- Dataset records
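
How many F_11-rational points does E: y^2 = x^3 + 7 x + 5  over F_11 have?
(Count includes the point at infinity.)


For each x in F_11, count y with y^2 = x^3 + 7 x + 5 mod 11:
  x = 0: RHS = 5, y in [4, 7]  -> 2 point(s)
  x = 2: RHS = 5, y in [4, 7]  -> 2 point(s)
  x = 3: RHS = 9, y in [3, 8]  -> 2 point(s)
  x = 4: RHS = 9, y in [3, 8]  -> 2 point(s)
  x = 5: RHS = 0, y in [0]  -> 1 point(s)
  x = 7: RHS = 1, y in [1, 10]  -> 2 point(s)
  x = 8: RHS = 1, y in [1, 10]  -> 2 point(s)
  x = 9: RHS = 5, y in [4, 7]  -> 2 point(s)
Affine points: 15. Add the point at infinity: total = 16.

#E(F_11) = 16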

- Exercise aim
Return every record above exactly, line by line.

- Answer for the task
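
How many F_11-rational points does E: y^2 = x^3 + 7 x + 5  over F_11 have?
(Count includes the point at infinity.)


For each x in F_11, count y with y^2 = x^3 + 7 x + 5 mod 11:
  x = 0: RHS = 5, y in [4, 7]  -> 2 point(s)
  x = 2: RHS = 5, y in [4, 7]  -> 2 point(s)
  x = 3: RHS = 9, y in [3, 8]  -> 2 point(s)
  x = 4: RHS = 9, y in [3, 8]  -> 2 point(s)
  x = 5: RHS = 0, y in [0]  -> 1 point(s)
  x = 7: RHS = 1, y in [1, 10]  -> 2 point(s)
  x = 8: RHS = 1, y in [1, 10]  -> 2 point(s)
  x = 9: RHS = 5, y in [4, 7]  -> 2 point(s)
Affine points: 15. Add the point at infinity: total = 16.

#E(F_11) = 16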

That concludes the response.